What you will do: In the entries below, identify every line with the string "these" and copy it.

*****

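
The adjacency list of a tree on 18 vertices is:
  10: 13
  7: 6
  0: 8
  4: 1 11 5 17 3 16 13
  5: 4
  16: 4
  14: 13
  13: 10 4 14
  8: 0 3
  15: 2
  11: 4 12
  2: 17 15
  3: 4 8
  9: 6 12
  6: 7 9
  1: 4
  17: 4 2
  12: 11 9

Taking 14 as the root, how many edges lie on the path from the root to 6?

Climbing from 6 to the root: 6 – 9 – 12 – 11 – 4 – 13 – 14. That's 6 steps.

6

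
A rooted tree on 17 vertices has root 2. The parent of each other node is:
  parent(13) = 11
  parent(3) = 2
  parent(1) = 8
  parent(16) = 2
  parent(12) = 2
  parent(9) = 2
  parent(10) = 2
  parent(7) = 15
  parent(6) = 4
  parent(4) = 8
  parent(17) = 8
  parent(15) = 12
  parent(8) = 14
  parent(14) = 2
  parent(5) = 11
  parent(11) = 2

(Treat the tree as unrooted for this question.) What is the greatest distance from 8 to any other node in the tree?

5

Distances from 8 peak at 5, attained at 7.
8-14-2-12-15-7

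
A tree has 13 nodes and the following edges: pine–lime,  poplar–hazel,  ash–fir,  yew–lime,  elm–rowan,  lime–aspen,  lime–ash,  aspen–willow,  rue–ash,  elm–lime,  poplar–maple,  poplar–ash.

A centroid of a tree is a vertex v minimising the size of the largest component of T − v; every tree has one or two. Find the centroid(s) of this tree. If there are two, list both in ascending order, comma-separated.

If lime is removed the pieces have sizes 6, 2, 2, 1, 1, all ≤ ⌊13/2⌋ = 6.
Every other node leaves some component of size > 6, so the centroid is unique.

lime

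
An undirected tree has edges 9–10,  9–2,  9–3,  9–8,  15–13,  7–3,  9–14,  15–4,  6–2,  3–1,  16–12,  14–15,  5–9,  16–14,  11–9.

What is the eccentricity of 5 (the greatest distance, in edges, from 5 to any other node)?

The node farthest from 5 is 12 (13, 4 also at distance 4), via 5-9-14-16-12 — 4 edges.

4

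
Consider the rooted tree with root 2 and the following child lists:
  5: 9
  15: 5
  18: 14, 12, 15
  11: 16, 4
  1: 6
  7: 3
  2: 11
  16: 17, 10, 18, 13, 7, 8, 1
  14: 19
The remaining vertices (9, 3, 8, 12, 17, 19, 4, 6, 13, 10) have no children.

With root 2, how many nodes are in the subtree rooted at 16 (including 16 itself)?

16

16's subtree: {16, 10, 18, 8, 7, 1, 13, 17, 15, 14, 12, 3, 6, 5, 19, 9}, size 16.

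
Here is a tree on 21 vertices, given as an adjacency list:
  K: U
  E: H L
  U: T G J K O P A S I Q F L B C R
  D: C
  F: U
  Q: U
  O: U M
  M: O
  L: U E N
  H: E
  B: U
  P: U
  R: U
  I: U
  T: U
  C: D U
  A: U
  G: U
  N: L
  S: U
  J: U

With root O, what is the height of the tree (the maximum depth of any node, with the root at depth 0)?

The longest root-to-leaf path is O–U–L–E–H (4 edges).

4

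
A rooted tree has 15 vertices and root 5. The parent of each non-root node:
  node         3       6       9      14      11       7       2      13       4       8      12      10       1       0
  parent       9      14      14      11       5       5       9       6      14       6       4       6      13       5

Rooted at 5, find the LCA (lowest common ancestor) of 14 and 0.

Ancestors of 14 (toward the root): 14, 11, 5.
Ancestors of 0: 0, 5.
The deepest node appearing in both lists is 5.

5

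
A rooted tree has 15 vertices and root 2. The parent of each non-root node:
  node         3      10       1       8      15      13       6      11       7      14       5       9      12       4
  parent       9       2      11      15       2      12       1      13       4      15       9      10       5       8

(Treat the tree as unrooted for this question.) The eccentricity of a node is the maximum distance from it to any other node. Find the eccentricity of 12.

Distances from 12 peak at 8, attained at 7.
12–5–9–10–2–15–8–4–7

8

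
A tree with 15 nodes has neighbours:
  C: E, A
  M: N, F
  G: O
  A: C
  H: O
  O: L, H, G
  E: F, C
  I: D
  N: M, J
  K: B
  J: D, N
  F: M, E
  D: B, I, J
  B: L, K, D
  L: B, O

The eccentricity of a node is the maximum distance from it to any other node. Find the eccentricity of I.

Distances from I peak at 8, attained at A.
I-D-J-N-M-F-E-C-A

8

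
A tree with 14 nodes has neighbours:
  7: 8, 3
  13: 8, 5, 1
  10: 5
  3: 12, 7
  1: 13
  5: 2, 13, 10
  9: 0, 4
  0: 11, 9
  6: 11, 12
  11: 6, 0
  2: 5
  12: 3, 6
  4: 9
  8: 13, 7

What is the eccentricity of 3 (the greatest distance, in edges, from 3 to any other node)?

6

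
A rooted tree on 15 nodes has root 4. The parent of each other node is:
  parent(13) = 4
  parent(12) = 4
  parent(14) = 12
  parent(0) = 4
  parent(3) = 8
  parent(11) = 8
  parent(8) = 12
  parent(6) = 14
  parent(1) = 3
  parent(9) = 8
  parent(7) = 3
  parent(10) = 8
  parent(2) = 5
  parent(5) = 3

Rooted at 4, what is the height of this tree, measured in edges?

5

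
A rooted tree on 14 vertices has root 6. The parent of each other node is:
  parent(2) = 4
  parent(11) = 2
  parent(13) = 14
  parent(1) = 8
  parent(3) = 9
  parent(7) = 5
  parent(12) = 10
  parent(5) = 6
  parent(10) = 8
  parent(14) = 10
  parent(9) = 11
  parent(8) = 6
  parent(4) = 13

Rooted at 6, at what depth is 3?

Path from 6 to 3: 6 → 8 → 10 → 14 → 13 → 4 → 2 → 11 → 9 → 3, which has 9 edges.

9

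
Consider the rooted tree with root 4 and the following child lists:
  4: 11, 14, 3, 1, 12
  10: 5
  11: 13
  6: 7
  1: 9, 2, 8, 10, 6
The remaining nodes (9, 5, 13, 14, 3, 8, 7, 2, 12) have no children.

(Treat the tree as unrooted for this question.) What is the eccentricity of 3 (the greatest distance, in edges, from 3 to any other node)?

Distances from 3 peak at 4, attained at 5 (7 also at distance 4).
3 – 4 – 1 – 10 – 5

4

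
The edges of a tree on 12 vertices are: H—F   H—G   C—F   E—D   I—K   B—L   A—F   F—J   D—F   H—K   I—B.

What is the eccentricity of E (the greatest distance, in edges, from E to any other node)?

The node farthest from E is L, via E – D – F – H – K – I – B – L — 7 edges.

7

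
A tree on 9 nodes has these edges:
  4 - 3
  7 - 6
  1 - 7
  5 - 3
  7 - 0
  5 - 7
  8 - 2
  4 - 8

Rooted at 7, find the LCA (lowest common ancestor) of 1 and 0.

7

1's ancestor chain is 1, 7 and 0's is 0, 7; they first meet at 7.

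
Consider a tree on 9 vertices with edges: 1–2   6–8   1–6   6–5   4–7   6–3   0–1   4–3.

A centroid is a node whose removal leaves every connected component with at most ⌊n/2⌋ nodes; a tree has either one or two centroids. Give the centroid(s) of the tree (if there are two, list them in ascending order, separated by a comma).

6

Delete 6: the remaining components have sizes 3, 3, 1, 1. Max 3 ≤ 4, so 6 is a centroid.
Every other node leaves some component of size > 4, so the centroid is unique.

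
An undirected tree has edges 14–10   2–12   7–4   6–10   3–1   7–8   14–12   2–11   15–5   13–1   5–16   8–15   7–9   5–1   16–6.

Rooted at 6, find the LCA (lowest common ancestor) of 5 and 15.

5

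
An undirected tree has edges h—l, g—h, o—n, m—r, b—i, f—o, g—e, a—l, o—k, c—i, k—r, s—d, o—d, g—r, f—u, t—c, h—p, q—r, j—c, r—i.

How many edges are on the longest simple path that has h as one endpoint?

6

Distances from h peak at 6, attained at s (u also at distance 6).
h-g-r-k-o-d-s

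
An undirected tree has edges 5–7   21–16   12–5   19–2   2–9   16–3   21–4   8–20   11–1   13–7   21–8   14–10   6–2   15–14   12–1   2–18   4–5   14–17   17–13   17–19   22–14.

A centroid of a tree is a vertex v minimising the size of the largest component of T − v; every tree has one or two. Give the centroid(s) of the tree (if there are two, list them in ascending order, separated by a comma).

7, 13

Delete 13: the remaining components have sizes 11, 10. Max 11 ≤ 11, so 13 is a centroid.
7 is adjacent to 13 and is also a centroid (the largest component after removing it is likewise 11).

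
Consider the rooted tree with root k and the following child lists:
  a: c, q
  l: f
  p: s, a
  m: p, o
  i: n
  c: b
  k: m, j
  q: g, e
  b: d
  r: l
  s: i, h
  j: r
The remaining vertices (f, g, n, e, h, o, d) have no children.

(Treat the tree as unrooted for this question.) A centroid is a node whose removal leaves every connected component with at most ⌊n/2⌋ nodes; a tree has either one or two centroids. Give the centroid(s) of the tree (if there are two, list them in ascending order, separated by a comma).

Delete p: the remaining components have sizes 7, 7, 4. Max 7 ≤ 9, so p is a centroid.
Every other node leaves some component of size > 9, so the centroid is unique.

p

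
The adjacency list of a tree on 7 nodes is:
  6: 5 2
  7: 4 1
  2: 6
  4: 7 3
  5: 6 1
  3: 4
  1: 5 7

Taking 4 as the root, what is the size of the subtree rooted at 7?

7's subtree: {7, 1, 5, 6, 2}, size 5.

5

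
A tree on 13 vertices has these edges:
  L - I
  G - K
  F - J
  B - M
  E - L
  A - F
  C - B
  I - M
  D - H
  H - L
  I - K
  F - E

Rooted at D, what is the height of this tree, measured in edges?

C sits deepest: D–H–L–I–M–B–C — 6 edges from the root.

6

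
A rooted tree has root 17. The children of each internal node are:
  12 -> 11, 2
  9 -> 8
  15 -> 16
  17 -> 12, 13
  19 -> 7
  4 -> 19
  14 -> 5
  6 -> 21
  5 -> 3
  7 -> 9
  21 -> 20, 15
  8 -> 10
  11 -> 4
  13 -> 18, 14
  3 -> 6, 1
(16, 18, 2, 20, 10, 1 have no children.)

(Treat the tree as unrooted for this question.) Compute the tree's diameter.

BFS from 10 reaches 16 last, at distance 16; BFS from 16 confirms no node is farther.
Path: 10–8–9–7–19–4–11–12–17–13–14–5–3–6–21–15–16.

16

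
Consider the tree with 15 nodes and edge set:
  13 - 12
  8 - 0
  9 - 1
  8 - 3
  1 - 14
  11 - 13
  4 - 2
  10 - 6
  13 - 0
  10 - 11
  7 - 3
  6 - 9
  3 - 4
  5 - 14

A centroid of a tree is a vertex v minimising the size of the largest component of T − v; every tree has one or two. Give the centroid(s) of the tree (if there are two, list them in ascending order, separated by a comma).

13

If 13 is removed the pieces have sizes 7, 6, 1, all ≤ ⌊15/2⌋ = 7.
Every other node leaves some component of size > 7, so the centroid is unique.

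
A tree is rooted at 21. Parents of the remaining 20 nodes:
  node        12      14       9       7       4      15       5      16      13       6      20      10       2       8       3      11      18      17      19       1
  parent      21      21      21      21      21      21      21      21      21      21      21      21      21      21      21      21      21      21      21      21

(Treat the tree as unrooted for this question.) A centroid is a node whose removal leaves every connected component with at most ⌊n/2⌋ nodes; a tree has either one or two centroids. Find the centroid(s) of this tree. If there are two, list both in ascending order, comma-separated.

Removing 21 splits the tree into components of sizes 1, 1, 1, 1, 1, 1, 1, 1, 1, 1, 1, 1, 1, 1, 1, 1, 1, 1, 1, 1; the largest is 1 ≤ ⌊21/2⌋ = 10.
Every other node leaves some component of size > 10, so the centroid is unique.

21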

*****

Solution for this exercise:
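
A tree on 9 nodes has these edges:
A tree on 13 vertices has these edges: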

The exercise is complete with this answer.